[Saved entries]
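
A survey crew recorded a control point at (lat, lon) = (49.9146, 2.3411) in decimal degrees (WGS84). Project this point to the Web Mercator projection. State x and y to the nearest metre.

x 260610 m, y 6431499 m

Web Mercator is spherical with R = a = 6378137 m.
x = R·λ = 6378137 × 0.040859903 = 260610.060 m.
y = R·ln tan(π/4 + φ/2) = 6378137 × 1.008366421 = 6431499.180 m.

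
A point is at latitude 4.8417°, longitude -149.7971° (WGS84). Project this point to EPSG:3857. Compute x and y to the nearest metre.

x -16675337 m, y 539618 m

Web Mercator is spherical with R = a = 6378137 m.
x = R·λ = 6378137 × -2.614452605 = -16675336.894 m.
y = R·ln tan(π/4 + φ/2) = 6378137 × 0.084604358 = 539618.184 m.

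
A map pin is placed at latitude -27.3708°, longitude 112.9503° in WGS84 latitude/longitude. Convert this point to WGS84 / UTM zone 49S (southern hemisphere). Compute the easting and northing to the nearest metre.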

▶ **TASK TO CARRY OUT**:
Print out all of the data above word for word.

▶ **FINISHED TASK**:
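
A survey crew recorded a control point at (lat, lon) = (49.9146, 2.3411) in decimal degrees (WGS84). Project this point to the Web Mercator projection. State x and y to the nearest metre.

x 260610 m, y 6431499 m

Web Mercator is spherical with R = a = 6378137 m.
x = R·λ = 6378137 × 0.040859903 = 260610.060 m.
y = R·ln tan(π/4 + φ/2) = 6378137 × 1.008366421 = 6431499.180 m.

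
A point is at latitude 4.8417°, longitude -149.7971° (WGS84). Project this point to EPSG:3857. Compute x and y to the nearest metre.

x -16675337 m, y 539618 m

Web Mercator is spherical with R = a = 6378137 m.
x = R·λ = 6378137 × -2.614452605 = -16675336.894 m.
y = R·ln tan(π/4 + φ/2) = 6378137 × 0.084604358 = 539618.184 m.

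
A map pin is placed at latitude -27.3708°, longitude 112.9503° in WGS84 latitude/longitude. Convert this point to WGS84 / UTM zone 49S (southern hemisphere). Compute the easting and northing to the nearest metre.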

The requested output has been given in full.